--- Dataset records ---
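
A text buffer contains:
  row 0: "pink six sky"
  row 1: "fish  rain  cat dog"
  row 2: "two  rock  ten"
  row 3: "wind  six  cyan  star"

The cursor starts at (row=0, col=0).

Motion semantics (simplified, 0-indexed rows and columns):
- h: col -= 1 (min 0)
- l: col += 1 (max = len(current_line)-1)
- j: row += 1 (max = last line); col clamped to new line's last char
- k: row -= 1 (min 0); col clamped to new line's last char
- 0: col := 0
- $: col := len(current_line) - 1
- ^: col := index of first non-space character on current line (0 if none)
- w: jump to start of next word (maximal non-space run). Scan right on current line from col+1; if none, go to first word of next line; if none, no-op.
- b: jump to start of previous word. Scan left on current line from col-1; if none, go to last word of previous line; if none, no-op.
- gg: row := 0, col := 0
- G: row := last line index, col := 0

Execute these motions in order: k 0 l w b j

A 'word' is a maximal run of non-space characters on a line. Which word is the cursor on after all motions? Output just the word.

Answer: fish

Derivation:
After 1 (k): row=0 col=0 char='p'
After 2 (0): row=0 col=0 char='p'
After 3 (l): row=0 col=1 char='i'
After 4 (w): row=0 col=5 char='s'
After 5 (b): row=0 col=0 char='p'
After 6 (j): row=1 col=0 char='f'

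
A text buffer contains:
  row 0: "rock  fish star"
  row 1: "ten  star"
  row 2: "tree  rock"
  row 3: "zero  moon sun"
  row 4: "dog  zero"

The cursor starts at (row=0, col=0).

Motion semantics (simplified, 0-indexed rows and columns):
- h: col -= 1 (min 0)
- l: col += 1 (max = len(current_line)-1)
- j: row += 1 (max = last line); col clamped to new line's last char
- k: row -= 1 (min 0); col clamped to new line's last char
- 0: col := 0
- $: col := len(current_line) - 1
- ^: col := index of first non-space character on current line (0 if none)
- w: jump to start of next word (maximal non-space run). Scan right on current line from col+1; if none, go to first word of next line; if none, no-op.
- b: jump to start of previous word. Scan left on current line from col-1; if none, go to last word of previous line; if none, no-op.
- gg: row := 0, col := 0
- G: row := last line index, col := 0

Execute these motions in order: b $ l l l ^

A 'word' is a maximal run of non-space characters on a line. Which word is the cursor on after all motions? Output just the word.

After 1 (b): row=0 col=0 char='r'
After 2 ($): row=0 col=14 char='r'
After 3 (l): row=0 col=14 char='r'
After 4 (l): row=0 col=14 char='r'
After 5 (l): row=0 col=14 char='r'
After 6 (^): row=0 col=0 char='r'

Answer: rock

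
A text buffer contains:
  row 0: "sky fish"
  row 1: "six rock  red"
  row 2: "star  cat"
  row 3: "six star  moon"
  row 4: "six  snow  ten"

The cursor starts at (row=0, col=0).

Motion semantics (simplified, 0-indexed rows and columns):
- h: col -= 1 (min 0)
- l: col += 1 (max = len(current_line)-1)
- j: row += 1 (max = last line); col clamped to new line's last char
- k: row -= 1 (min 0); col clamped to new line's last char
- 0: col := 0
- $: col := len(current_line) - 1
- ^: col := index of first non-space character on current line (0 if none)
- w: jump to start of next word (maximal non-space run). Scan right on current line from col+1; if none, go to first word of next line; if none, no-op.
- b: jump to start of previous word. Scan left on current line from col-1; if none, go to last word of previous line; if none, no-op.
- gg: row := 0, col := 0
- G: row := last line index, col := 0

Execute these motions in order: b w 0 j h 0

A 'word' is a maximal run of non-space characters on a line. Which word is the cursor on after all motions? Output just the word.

After 1 (b): row=0 col=0 char='s'
After 2 (w): row=0 col=4 char='f'
After 3 (0): row=0 col=0 char='s'
After 4 (j): row=1 col=0 char='s'
After 5 (h): row=1 col=0 char='s'
After 6 (0): row=1 col=0 char='s'

Answer: six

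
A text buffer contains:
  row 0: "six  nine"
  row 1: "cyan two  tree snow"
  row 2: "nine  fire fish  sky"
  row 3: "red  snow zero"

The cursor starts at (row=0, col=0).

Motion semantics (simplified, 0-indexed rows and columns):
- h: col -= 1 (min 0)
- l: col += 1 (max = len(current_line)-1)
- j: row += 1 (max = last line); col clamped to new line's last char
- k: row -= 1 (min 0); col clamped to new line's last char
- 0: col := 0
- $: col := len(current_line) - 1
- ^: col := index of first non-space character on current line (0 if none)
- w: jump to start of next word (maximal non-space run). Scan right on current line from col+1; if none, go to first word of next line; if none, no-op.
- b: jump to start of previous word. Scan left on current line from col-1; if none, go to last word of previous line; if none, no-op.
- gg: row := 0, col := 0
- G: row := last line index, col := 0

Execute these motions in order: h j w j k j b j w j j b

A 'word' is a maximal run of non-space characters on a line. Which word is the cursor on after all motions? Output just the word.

Answer: red

Derivation:
After 1 (h): row=0 col=0 char='s'
After 2 (j): row=1 col=0 char='c'
After 3 (w): row=1 col=5 char='t'
After 4 (j): row=2 col=5 char='_'
After 5 (k): row=1 col=5 char='t'
After 6 (j): row=2 col=5 char='_'
After 7 (b): row=2 col=0 char='n'
After 8 (j): row=3 col=0 char='r'
After 9 (w): row=3 col=5 char='s'
After 10 (j): row=3 col=5 char='s'
After 11 (j): row=3 col=5 char='s'
After 12 (b): row=3 col=0 char='r'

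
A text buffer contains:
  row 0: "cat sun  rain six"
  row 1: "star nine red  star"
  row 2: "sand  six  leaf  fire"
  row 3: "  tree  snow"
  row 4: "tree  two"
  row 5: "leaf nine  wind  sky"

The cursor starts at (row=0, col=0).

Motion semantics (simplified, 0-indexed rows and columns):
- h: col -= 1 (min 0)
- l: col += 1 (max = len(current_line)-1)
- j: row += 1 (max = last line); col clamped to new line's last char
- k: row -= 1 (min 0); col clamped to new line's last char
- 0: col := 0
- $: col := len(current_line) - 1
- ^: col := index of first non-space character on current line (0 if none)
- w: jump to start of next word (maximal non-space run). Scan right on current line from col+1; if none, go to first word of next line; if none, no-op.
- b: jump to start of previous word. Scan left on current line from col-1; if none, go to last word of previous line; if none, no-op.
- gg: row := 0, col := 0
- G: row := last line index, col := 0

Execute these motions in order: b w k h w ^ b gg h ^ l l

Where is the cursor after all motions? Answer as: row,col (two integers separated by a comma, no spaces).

Answer: 0,2

Derivation:
After 1 (b): row=0 col=0 char='c'
After 2 (w): row=0 col=4 char='s'
After 3 (k): row=0 col=4 char='s'
After 4 (h): row=0 col=3 char='_'
After 5 (w): row=0 col=4 char='s'
After 6 (^): row=0 col=0 char='c'
After 7 (b): row=0 col=0 char='c'
After 8 (gg): row=0 col=0 char='c'
After 9 (h): row=0 col=0 char='c'
After 10 (^): row=0 col=0 char='c'
After 11 (l): row=0 col=1 char='a'
After 12 (l): row=0 col=2 char='t'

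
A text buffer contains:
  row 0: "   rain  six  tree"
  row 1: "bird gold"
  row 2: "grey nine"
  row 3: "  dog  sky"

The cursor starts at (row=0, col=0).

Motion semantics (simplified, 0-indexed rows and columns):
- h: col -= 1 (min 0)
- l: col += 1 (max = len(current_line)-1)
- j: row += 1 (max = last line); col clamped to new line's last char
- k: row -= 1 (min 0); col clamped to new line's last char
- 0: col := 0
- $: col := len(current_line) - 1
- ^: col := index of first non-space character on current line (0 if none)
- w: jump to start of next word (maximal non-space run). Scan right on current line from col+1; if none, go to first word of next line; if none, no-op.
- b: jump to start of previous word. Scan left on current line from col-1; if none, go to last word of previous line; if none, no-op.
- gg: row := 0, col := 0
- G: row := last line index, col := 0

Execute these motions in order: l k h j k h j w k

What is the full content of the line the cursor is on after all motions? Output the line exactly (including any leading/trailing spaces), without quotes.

After 1 (l): row=0 col=1 char='_'
After 2 (k): row=0 col=1 char='_'
After 3 (h): row=0 col=0 char='_'
After 4 (j): row=1 col=0 char='b'
After 5 (k): row=0 col=0 char='_'
After 6 (h): row=0 col=0 char='_'
After 7 (j): row=1 col=0 char='b'
After 8 (w): row=1 col=5 char='g'
After 9 (k): row=0 col=5 char='i'

Answer:    rain  six  tree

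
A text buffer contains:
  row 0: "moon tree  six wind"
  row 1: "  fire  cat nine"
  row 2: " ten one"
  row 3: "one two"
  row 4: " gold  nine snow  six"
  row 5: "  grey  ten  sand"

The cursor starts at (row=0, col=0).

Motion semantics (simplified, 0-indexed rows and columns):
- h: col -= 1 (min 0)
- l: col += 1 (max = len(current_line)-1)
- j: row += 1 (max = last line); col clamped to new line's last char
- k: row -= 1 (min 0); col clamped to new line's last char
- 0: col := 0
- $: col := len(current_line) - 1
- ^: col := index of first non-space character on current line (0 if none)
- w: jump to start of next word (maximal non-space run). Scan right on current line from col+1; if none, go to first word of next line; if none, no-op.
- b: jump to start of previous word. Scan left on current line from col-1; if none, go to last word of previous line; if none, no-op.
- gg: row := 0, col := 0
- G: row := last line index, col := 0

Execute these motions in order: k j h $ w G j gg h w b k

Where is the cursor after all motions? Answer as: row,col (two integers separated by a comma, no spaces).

Answer: 0,0

Derivation:
After 1 (k): row=0 col=0 char='m'
After 2 (j): row=1 col=0 char='_'
After 3 (h): row=1 col=0 char='_'
After 4 ($): row=1 col=15 char='e'
After 5 (w): row=2 col=1 char='t'
After 6 (G): row=5 col=0 char='_'
After 7 (j): row=5 col=0 char='_'
After 8 (gg): row=0 col=0 char='m'
After 9 (h): row=0 col=0 char='m'
After 10 (w): row=0 col=5 char='t'
After 11 (b): row=0 col=0 char='m'
After 12 (k): row=0 col=0 char='m'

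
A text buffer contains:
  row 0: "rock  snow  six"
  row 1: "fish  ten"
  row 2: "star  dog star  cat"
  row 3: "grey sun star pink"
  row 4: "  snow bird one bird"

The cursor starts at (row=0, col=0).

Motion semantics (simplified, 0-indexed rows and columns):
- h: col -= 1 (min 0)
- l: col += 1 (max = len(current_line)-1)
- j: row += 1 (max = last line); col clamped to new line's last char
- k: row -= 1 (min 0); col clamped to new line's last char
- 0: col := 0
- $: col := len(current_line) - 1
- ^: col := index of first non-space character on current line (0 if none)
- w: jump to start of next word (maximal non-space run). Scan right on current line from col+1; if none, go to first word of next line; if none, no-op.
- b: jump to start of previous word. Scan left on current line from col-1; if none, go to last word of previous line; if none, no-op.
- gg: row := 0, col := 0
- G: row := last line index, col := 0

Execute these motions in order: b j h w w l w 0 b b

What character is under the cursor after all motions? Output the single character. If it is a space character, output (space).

After 1 (b): row=0 col=0 char='r'
After 2 (j): row=1 col=0 char='f'
After 3 (h): row=1 col=0 char='f'
After 4 (w): row=1 col=6 char='t'
After 5 (w): row=2 col=0 char='s'
After 6 (l): row=2 col=1 char='t'
After 7 (w): row=2 col=6 char='d'
After 8 (0): row=2 col=0 char='s'
After 9 (b): row=1 col=6 char='t'
After 10 (b): row=1 col=0 char='f'

Answer: f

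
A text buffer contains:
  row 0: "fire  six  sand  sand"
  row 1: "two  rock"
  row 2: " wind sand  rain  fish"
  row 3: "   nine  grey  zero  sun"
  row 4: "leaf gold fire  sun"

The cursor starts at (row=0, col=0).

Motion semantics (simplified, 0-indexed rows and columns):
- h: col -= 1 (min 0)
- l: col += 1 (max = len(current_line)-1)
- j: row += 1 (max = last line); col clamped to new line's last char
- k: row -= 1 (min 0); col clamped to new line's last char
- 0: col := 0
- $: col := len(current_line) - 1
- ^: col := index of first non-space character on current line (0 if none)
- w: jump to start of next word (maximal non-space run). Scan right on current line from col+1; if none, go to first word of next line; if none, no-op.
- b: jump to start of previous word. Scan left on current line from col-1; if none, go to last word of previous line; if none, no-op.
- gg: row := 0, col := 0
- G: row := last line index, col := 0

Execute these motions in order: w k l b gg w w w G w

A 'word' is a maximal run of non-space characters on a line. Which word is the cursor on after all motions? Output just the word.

Answer: gold

Derivation:
After 1 (w): row=0 col=6 char='s'
After 2 (k): row=0 col=6 char='s'
After 3 (l): row=0 col=7 char='i'
After 4 (b): row=0 col=6 char='s'
After 5 (gg): row=0 col=0 char='f'
After 6 (w): row=0 col=6 char='s'
After 7 (w): row=0 col=11 char='s'
After 8 (w): row=0 col=17 char='s'
After 9 (G): row=4 col=0 char='l'
After 10 (w): row=4 col=5 char='g'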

--- Task requirements ---
Each line above with the word "grey" must be returned.

--- Task answer ---
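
  row 2: "grey nine"
  row 5: "  grey  ten  sand"
  row 3: "grey sun star pink"
  row 3: "   nine  grey  zero  sun"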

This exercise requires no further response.